Your task is to write out exactly the lines from the line containing "A broadcast antenna" through the end of the records, inclusive at both ends.

▶ **Stored dataset items**
------------------------------------------------------------------------

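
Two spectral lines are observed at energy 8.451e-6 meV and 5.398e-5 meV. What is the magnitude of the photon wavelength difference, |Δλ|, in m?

124 m

Using λ = hc/E: λ₁ = 146.71 m, λ₂ = 22.969 m.
|Δλ| = |146.71 − 22.969| = 124 m.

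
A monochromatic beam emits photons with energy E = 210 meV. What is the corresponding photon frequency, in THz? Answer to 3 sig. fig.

In SI units: E = 210 meV = 3.3646 × 10^-20 J.
Apply f = E/h: f = 5.078 × 10^13 Hz.
Converting to THz: f = 50.78 THz ≈ 50.8 THz.

50.8 THz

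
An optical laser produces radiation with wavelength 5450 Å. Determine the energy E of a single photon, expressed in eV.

Take h = 6.62607015e-34 J·s, c = 2.99792458e8 m/s, 1 eV = 1.602176634e-19 J.
Convert to SI: λ = 5450 Å = 5.45e-7 m.
The photon relation is E = hc/λ, giving E = 3.645e-19 J.
Converting to eV: E = 2.275 eV ≈ 2.27 eV.

2.27 eV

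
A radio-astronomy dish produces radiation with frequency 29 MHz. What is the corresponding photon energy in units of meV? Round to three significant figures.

Convert to SI: f = 29 MHz = 2.9·10^7 Hz.
Apply E = hf: E = 1.922·10^-26 J.
Converting to meV: E = 1.199·10^-4 meV ≈ 1.20·10^-4 meV.

1.20·10^-4 meV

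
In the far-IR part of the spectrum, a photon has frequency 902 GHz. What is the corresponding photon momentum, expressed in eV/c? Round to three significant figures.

3.73e-3 eV/c

Take h = 6.62607015e-34 J·s, c = 2.99792458e8 m/s, 1 eV = 1.602176634e-19 J.
Convert to SI: f = 902 GHz = 9.02e11 Hz.
The photon relation is p = hf/c, giving p = 1.994e-30 kg·m/s.
Converting to eV/c: p = 0.003730 eV/c ≈ 3.73e-3 eV/c.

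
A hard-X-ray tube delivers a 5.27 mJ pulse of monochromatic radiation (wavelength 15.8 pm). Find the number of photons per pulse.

Per-photon energy: E = 1.257 × 10^-14 J (from wavelength = 15.8 pm).
N = E_total / E_photon = 0.00527 J / 1.257 × 10^-14 J = 4.19 × 10^11.

4.19 × 10^11 photons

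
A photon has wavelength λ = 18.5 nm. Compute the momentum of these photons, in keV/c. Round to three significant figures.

0.0670 keV/c

(h = 6.62607015·10^-34 J·s, c = 2.99792458·10^8 m/s, 1 eV = 1.602176634·10^-19 J.)
In SI units: λ = 18.5 nm = 1.85·10^-8 m.
Since p = h/λ for a photon, p = 3.582·10^-26 kg·m/s.
Converting to keV/c: p = 0.06702 keV/c ≈ 0.0670 keV/c.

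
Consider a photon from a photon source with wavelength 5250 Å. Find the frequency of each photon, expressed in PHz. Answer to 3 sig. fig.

In SI units: λ = 5250 Å = 5.25 × 10^-7 m.
Apply f = c/λ: f = 5.710 × 10^14 Hz.
Converting to PHz: f = 0.5710 PHz ≈ 0.571 PHz.

0.571 PHz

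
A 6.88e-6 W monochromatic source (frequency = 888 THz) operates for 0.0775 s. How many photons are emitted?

9.06e11 photons

Total energy: E_total = P·t = 6.88e-6 × 0.0775 = 5.332e-7 J.
Per-photon energy: E = 5.884e-19 J.
N = E_total / E_photon = 9.06e11.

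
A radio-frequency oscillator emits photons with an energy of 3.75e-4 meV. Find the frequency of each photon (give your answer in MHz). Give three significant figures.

Use h = 6.62607015e-34 J·s, 1 eV = 1.602176634e-19 J.
First convert: E = 3.75e-4 meV = 6.0082e-26 J.
Since f = E/h for a photon, f = 9.067e7 Hz.
Converting to MHz: f = 90.67 MHz ≈ 90.7 MHz.

90.7 MHz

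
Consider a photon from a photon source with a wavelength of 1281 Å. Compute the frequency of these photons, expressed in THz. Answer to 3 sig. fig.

Take c = 2.99792458e8 m/s.
In SI units: λ = 1281 Å = 1.281e-7 m.
Since f = c/λ for a photon, f = 2.340e15 Hz.
Converting to THz: f = 2340 THz ≈ 2340 THz.

2340 THz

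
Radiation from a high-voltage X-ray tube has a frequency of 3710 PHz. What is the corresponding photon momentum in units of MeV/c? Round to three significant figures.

0.0153 MeV/c

Take h = 6.62607015e-34 J·s, c = 2.99792458e8 m/s, 1 eV = 1.602176634e-19 J.
Convert to SI: f = 3710 PHz = 3.71e18 Hz.
Apply p = hf/c: p = 8.200e-24 kg·m/s.
Converting to MeV/c: p = 0.01534 MeV/c ≈ 0.0153 MeV/c.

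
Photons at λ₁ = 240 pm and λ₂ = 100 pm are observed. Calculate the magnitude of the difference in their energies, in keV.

Using E = hc/λ: E₁ = 8.277 × 10^-16 J, E₂ = 1.986 × 10^-15 J.
|ΔE| = |8.277 × 10^-16 − 1.986 × 10^-15| = 1.16 × 10^-15 J = 7.23 keV.

7.23 keV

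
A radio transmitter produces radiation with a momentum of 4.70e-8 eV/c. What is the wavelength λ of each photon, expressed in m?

26.4 m

Convert to SI: p = 4.70e-8 eV/c = 2.5118e-35 kg·m/s.
The photon relation is λ = h/p, giving λ = 26.38 m.
So λ ≈ 26.4 m.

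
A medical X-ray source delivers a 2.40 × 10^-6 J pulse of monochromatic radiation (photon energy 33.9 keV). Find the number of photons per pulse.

Per-photon energy: E = 5.431 × 10^-15 J (from energy = 33.9 keV).
N = E_total / E_photon = 2.40 × 10^-6 J / 5.431 × 10^-15 J = 4.42 × 10^8.

4.42 × 10^8 photons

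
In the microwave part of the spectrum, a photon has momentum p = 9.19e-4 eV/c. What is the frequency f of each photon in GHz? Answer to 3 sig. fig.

Take h = 6.62607015e-34 J·s, c = 2.99792458e8 m/s, 1 eV = 1.602176634e-19 J.
Convert to SI: p = 9.19e-4 eV/c = 4.9114e-31 kg·m/s.
Apply f = pc/h: f = 2.222e11 Hz.
Converting to GHz: f = 222.2 GHz ≈ 222 GHz.

222 GHz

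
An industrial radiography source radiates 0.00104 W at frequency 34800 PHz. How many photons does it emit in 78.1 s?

3.52e12 photons

Total energy: E_total = P·t = 0.00104 × 78.1 = 0.08122 J.
Per-photon energy: E = 2.306e-14 J.
N = E_total / E_photon = 3.52e12.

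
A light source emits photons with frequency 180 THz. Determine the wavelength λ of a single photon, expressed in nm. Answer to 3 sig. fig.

1670 nm

Use c = 2.99792458·10^8 m/s.
First convert: f = 180 THz = 1.8·10^14 Hz.
Since λ = c/f for a photon, λ = 1.666·10^-6 m.
Converting to nm: λ = 1666 nm ≈ 1670 nm.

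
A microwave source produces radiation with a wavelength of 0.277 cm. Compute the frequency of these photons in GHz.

First convert: λ = 0.277 cm = 0.00277 m.
Apply f = c/λ: f = 1.082e11 Hz.
Converting to GHz: f = 108.2 GHz ≈ 108 GHz.

108 GHz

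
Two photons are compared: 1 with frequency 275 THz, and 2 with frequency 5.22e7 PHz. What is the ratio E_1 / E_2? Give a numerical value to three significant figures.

E_1 = 1.822e-19 J (from frequency = 275 THz, via E = hf).
E_2 = 3.459e-11 J (from frequency = 5.22e7 PHz, via E = hf).
Ratio = 1.822e-19 / 3.459e-11 = 5.27e-9.

5.27e-9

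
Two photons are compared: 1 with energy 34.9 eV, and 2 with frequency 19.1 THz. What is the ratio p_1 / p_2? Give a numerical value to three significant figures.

442

p_1 = 1.865 × 10^-26 kg·m/s (from energy = 34.9 eV, via p = E/c).
p_2 = 4.222 × 10^-29 kg·m/s (from frequency = 19.1 THz, via p = hf/c).
Ratio = 1.865 × 10^-26 / 4.222 × 10^-29 = 442.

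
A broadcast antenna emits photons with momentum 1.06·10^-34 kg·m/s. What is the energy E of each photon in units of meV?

1.98·10^-4 meV

Apply E = pc: E = 3.178·10^-26 J.
Converting to meV: E = 1.983·10^-4 meV ≈ 1.98·10^-4 meV.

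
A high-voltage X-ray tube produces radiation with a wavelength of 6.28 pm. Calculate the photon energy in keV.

In SI units: λ = 6.28 pm = 6.28e-12 m.
The photon relation is E = hc/λ, giving E = 3.163e-14 J.
Converting to keV: E = 197.4 keV ≈ 197 keV.

197 keV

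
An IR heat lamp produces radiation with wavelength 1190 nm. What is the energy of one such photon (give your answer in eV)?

1.04 eV

First convert: λ = 1190 nm = 1.19e-6 m.
Apply E = hc/λ: E = 1.669e-19 J.
Converting to eV: E = 1.042 eV ≈ 1.04 eV.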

------------------------------------------------------------------------

▶ **Written solution**
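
A broadcast antenna emits photons with momentum 1.06·10^-34 kg·m/s. What is the energy E of each photon in units of meV?

1.98·10^-4 meV

Apply E = pc: E = 3.178·10^-26 J.
Converting to meV: E = 1.983·10^-4 meV ≈ 1.98·10^-4 meV.

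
A high-voltage X-ray tube produces radiation with a wavelength of 6.28 pm. Calculate the photon energy in keV.

In SI units: λ = 6.28 pm = 6.28e-12 m.
The photon relation is E = hc/λ, giving E = 3.163e-14 J.
Converting to keV: E = 197.4 keV ≈ 197 keV.

197 keV

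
An IR heat lamp produces radiation with wavelength 1190 nm. What is the energy of one such photon (give your answer in eV)?

1.04 eV

First convert: λ = 1190 nm = 1.19e-6 m.
Apply E = hc/λ: E = 1.669e-19 J.
Converting to eV: E = 1.042 eV ≈ 1.04 eV.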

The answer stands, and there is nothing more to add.